| EXERCISE |
Gather every line below where "before" appears.

| Collected data |
===
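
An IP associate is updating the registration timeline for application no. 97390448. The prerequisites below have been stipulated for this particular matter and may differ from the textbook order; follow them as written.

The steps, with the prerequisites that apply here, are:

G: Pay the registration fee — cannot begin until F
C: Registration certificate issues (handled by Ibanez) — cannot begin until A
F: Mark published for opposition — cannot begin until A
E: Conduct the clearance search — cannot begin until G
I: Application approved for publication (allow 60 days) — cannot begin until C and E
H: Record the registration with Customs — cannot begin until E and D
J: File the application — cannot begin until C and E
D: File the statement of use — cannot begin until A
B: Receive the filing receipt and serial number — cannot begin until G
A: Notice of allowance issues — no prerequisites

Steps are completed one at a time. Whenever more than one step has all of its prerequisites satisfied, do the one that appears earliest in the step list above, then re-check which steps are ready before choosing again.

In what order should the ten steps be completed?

A is the only step with nothing outstanding, so it goes first.
C, F and D are all available; C is listed earlier → C.
Now F and D have their prerequisites met. F is listed earlier, so F next.
G now also ready, so the ready set is {G, D}; G is listed earlier → G.
E and B now also ready, so the ready set is {E, D, B}; E is listed earlier → E.
I, J, D and B are all available; I is listed earlier → I.
Ready: J, D and B. J is listed earlier → J.
D and B are both available; D is listed earlier → D.
H and B are both available; H is listed earlier → H.
Next only B has its prerequisites met → B.

A, C, F, G, E, I, J, D, H, B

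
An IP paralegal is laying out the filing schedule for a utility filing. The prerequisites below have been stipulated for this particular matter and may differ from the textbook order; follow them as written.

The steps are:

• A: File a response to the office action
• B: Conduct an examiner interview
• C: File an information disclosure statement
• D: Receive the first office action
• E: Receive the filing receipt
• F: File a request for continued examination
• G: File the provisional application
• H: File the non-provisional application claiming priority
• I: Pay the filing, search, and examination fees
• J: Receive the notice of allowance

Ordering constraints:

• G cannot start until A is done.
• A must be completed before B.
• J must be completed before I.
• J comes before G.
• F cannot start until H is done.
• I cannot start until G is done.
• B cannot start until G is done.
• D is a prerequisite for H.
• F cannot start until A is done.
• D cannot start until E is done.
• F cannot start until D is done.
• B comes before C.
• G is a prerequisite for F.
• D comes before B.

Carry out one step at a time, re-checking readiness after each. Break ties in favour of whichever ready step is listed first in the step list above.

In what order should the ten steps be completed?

Nothing is required for A, E and J. A is listed earlier → A first.
E and J are both available; E is listed earlier → E.
D now also ready, so the ready set is {D, J}; D is listed earlier → D.
Ready: H and J. H is listed earlier → H.
J is the only step now ready → J.
G needed A and J, now all done → G.
Ready: B, F and I. B is listed earlier → B.
C now also ready, so the ready set is {C, F, I}; C is listed earlier → C.
Ready: F and I. F is listed earlier → F.
Next only I has its prerequisites met → I.

A, E, D, H, J, G, B, C, F, I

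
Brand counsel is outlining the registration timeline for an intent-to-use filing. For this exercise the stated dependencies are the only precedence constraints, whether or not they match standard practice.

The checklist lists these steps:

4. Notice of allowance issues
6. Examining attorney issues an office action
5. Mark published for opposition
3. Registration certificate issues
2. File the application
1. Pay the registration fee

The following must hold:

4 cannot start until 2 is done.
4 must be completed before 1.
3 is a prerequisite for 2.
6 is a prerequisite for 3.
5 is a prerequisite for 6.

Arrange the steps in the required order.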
===
| RESULT FOR THIS EXERCISE |
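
Steps are completed one at a time. Whenever more than one step has all of its prerequisites satisfied, do the one that appears earliest in the step list above, then re-check which steps are ready before choosing again.
• A must be completed before B.
• J must be completed before I.
• J comes before G.
• B comes before C.
• D comes before B.
4 must be completed before 1.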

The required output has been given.